### Directions for this task
Starting at the first line of the entries below, output every line exactly, up to and including the line with "Answer: -1/1697552 ≈ -5.8908e-7".

*** Opening of Data listing ***

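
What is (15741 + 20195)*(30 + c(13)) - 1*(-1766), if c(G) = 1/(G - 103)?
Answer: 48575102/45 ≈ 1.0794e+6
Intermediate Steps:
c(G) = 1/(-103 + G)
(15741 + 20195)*(30 + c(13)) - 1*(-1766) = (15741 + 20195)*(30 + 1/(-103 + 13)) - 1*(-1766) = 35936*(30 + 1/(-90)) + 1766 = 35936*(30 - 1/90) + 1766 = 35936*(2699/90) + 1766 = 48495632/45 + 1766 = 48575102/45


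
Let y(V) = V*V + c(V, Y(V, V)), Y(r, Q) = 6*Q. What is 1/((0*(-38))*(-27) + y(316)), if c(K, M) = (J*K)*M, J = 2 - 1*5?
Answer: -1/1697552 ≈ -5.8908e-7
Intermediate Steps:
J = -3 (J = 2 - 5 = -3)
c(K, M) = -3*K*M (c(K, M) = (-3*K)*M = -3*K*M)
y(V) = -17*V² (y(V) = V*V - 3*V*6*V = V² - 18*V² = -17*V²)
1/((0*(-38))*(-27) + y(316)) = 1/((0*(-38))*(-27) - 17*316²) = 1/(0*(-27) - 17*99856) = 1/(0 - 1697552) = 1/(-1697552) = -1/1697552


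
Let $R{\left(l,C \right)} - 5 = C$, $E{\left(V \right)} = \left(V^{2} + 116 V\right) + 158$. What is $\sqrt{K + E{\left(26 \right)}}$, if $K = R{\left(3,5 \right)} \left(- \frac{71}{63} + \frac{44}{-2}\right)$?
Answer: $\frac{2 \sqrt{398965}}{21} \approx 60.156$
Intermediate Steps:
$E{\left(V \right)} = 158 + V^{2} + 116 V$
$R{\left(l,C \right)} = 5 + C$
$K = - \frac{14570}{63}$ ($K = \left(5 + 5\right) \left(- \frac{71}{63} + \frac{44}{-2}\right) = 10 \left(\left(-71\right) \frac{1}{63} + 44 \left(- \frac{1}{2}\right)\right) = 10 \left(- \frac{71}{63} - 22\right) = 10 \left(- \frac{1457}{63}\right) = - \frac{14570}{63} \approx -231.27$)
$\sqrt{K + E{\left(26 \right)}} = \sqrt{- \frac{14570}{63} + \left(158 + 26^{2} + 116 \cdot 26\right)} = \sqrt{- \frac{14570}{63} + \left(158 + 676 + 3016\right)} = \sqrt{- \frac{14570}{63} + 3850} = \sqrt{\frac{227980}{63}} = \frac{2 \sqrt{398965}}{21}$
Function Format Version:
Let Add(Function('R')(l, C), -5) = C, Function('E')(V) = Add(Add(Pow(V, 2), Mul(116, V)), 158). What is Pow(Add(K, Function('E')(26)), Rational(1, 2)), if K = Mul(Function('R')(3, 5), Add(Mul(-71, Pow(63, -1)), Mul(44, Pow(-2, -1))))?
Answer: Mul(Rational(2, 21), Pow(398965, Rational(1, 2))) ≈ 60.156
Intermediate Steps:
Function('E')(V) = Add(158, Pow(V, 2), Mul(116, V))
Function('R')(l, C) = Add(5, C)
K = Rational(-14570, 63) (K = Mul(Add(5, 5), Add(Mul(-71, Pow(63, -1)), Mul(44, Pow(-2, -1)))) = Mul(10, Add(Mul(-71, Rational(1, 63)), Mul(44, Rational(-1, 2)))) = Mul(10, Add(Rational(-71, 63), -22)) = Mul(10, Rational(-1457, 63)) = Rational(-14570, 63) ≈ -231.27)
Pow(Add(K, Function('E')(26)), Rational(1, 2)) = Pow(Add(Rational(-14570, 63), Add(158, Pow(26, 2), Mul(116, 26))), Rational(1, 2)) = Pow(Add(Rational(-14570, 63), Add(158, 676, 3016)), Rational(1, 2)) = Pow(Add(Rational(-14570, 63), 3850), Rational(1, 2)) = Pow(Rational(227980, 63), Rational(1, 2)) = Mul(Rational(2, 21), Pow(398965, Rational(1, 2)))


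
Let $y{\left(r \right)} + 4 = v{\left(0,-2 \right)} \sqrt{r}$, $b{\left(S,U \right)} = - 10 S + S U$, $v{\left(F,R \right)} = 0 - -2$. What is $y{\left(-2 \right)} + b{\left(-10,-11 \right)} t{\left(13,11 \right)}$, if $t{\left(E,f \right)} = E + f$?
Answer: $5036 + 2 i \sqrt{2} \approx 5036.0 + 2.8284 i$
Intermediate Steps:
$v{\left(F,R \right)} = 2$ ($v{\left(F,R \right)} = 0 + 2 = 2$)
$y{\left(r \right)} = -4 + 2 \sqrt{r}$
$y{\left(-2 \right)} + b{\left(-10,-11 \right)} t{\left(13,11 \right)} = \left(-4 + 2 \sqrt{-2}\right) + - 10 \left(-10 - 11\right) \left(13 + 11\right) = \left(-4 + 2 i \sqrt{2}\right) + \left(-10\right) \left(-21\right) 24 = \left(-4 + 2 i \sqrt{2}\right) + 210 \cdot 24 = \left(-4 + 2 i \sqrt{2}\right) + 5040 = 5036 + 2 i \sqrt{2}$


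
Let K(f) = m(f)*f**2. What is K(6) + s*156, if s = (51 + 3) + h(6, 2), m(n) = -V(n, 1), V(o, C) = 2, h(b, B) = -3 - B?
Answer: 7572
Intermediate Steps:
m(n) = -2 (m(n) = -1*2 = -2)
K(f) = -2*f**2
s = 49 (s = (51 + 3) + (-3 - 1*2) = 54 + (-3 - 2) = 54 - 5 = 49)
K(6) + s*156 = -2*6**2 + 49*156 = -2*36 + 7644 = -72 + 7644 = 7572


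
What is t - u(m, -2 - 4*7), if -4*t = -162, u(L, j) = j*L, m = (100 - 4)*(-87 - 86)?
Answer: -996399/2 ≈ -4.9820e+5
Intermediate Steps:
m = -16608 (m = 96*(-173) = -16608)
u(L, j) = L*j
t = 81/2 (t = -¼*(-162) = 81/2 ≈ 40.500)
t - u(m, -2 - 4*7) = 81/2 - (-16608)*(-2 - 4*7) = 81/2 - (-16608)*(-2 - 28) = 81/2 - (-16608)*(-30) = 81/2 - 1*498240 = 81/2 - 498240 = -996399/2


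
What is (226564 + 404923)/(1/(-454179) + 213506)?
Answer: 286808134173/96969941573 ≈ 2.9577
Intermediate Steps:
(226564 + 404923)/(1/(-454179) + 213506) = 631487/(-1/454179 + 213506) = 631487/(96969941573/454179) = 631487*(454179/96969941573) = 286808134173/96969941573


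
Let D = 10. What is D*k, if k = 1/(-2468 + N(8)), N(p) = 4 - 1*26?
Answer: -1/249 ≈ -0.0040161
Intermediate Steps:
N(p) = -22 (N(p) = 4 - 26 = -22)
k = -1/2490 (k = 1/(-2468 - 22) = 1/(-2490) = -1/2490 ≈ -0.00040161)
D*k = 10*(-1/2490) = -1/249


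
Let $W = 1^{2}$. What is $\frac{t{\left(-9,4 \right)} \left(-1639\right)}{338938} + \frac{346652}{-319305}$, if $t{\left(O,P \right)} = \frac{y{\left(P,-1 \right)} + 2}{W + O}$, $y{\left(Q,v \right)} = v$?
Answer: $- \frac{939424943713}{865796784720} \approx -1.085$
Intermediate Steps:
$W = 1$
$t{\left(O,P \right)} = \frac{1}{1 + O}$ ($t{\left(O,P \right)} = \frac{-1 + 2}{1 + O} = 1 \frac{1}{1 + O} = \frac{1}{1 + O}$)
$\frac{t{\left(-9,4 \right)} \left(-1639\right)}{338938} + \frac{346652}{-319305} = \frac{\frac{1}{1 - 9} \left(-1639\right)}{338938} + \frac{346652}{-319305} = \frac{1}{-8} \left(-1639\right) \frac{1}{338938} + 346652 \left(- \frac{1}{319305}\right) = \left(- \frac{1}{8}\right) \left(-1639\right) \frac{1}{338938} - \frac{346652}{319305} = \frac{1639}{8} \cdot \frac{1}{338938} - \frac{346652}{319305} = \frac{1639}{2711504} - \frac{346652}{319305} = - \frac{939424943713}{865796784720}$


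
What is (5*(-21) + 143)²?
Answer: 1444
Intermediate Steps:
(5*(-21) + 143)² = (-105 + 143)² = 38² = 1444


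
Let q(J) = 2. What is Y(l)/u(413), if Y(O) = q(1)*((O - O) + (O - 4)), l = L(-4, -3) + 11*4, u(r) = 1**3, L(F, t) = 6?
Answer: 92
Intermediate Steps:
u(r) = 1
l = 50 (l = 6 + 11*4 = 6 + 44 = 50)
Y(O) = -8 + 2*O (Y(O) = 2*((O - O) + (O - 4)) = 2*(0 + (-4 + O)) = 2*(-4 + O) = -8 + 2*O)
Y(l)/u(413) = (-8 + 2*50)/1 = (-8 + 100)*1 = 92*1 = 92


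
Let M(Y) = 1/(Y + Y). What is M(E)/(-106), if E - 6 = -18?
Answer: 1/2544 ≈ 0.00039308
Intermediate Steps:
E = -12 (E = 6 - 18 = -12)
M(Y) = 1/(2*Y)
M(E)/(-106) = ((1/2)/(-12))/(-106) = ((1/2)*(-1/12))*(-1/106) = -1/24*(-1/106) = 1/2544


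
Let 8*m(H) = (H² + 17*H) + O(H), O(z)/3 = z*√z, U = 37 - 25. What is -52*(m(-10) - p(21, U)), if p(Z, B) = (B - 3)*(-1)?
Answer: -13 + 195*I*√10 ≈ -13.0 + 616.64*I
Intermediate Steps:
U = 12
p(Z, B) = 3 - B (p(Z, B) = (-3 + B)*(-1) = 3 - B)
O(z) = 3*z^(3/2) (O(z) = 3*(z*√z) = 3*z^(3/2))
m(H) = H²/8 + 3*H^(3/2)/8 + 17*H/8 (m(H) = ((H² + 17*H) + 3*H^(3/2))/8 = (H² + 3*H^(3/2) + 17*H)/8 = H²/8 + 3*H^(3/2)/8 + 17*H/8)
-52*(m(-10) - p(21, U)) = -52*(((⅛)*(-10)² + 3*(-10)^(3/2)/8 + (17/8)*(-10)) - (3 - 1*12)) = -52*(((⅛)*100 + 3*(-10*I*√10)/8 - 85/4) - (3 - 12)) = -52*((25/2 - 15*I*√10/4 - 85/4) - 1*(-9)) = -52*((-35/4 - 15*I*√10/4) + 9) = -52*(¼ - 15*I*√10/4) = -13 + 195*I*√10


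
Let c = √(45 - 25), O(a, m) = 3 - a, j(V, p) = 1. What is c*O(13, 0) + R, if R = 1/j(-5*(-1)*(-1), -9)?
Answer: 1 - 20*√5 ≈ -43.721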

*** Close of Data listing ***

### Task answer
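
What is (15741 + 20195)*(30 + c(13)) - 1*(-1766), if c(G) = 1/(G - 103)?
Answer: 48575102/45 ≈ 1.0794e+6
Intermediate Steps:
c(G) = 1/(-103 + G)
(15741 + 20195)*(30 + c(13)) - 1*(-1766) = (15741 + 20195)*(30 + 1/(-103 + 13)) - 1*(-1766) = 35936*(30 + 1/(-90)) + 1766 = 35936*(30 - 1/90) + 1766 = 35936*(2699/90) + 1766 = 48495632/45 + 1766 = 48575102/45


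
Let y(V) = V*V + c(V, Y(V, V)), Y(r, Q) = 6*Q. What is 1/((0*(-38))*(-27) + y(316)), if c(K, M) = (J*K)*M, J = 2 - 1*5?
Answer: -1/1697552 ≈ -5.8908e-7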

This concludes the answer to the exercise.